## WHAT YOU ARE ASKED TO DO
Check each line below for the word "tree", then please report how many lines have it and nothing more.

Data excerpts:
'''

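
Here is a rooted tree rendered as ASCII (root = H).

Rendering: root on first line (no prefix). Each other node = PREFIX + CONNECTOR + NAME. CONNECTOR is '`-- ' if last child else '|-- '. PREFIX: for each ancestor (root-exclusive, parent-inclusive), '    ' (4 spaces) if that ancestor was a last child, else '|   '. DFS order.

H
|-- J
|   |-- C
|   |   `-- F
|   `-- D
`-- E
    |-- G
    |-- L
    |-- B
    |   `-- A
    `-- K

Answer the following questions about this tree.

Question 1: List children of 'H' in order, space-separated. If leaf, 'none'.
Node H's children (from adjacency): J, E

Answer: J E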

'''

## WRITTEN RESPONSE
2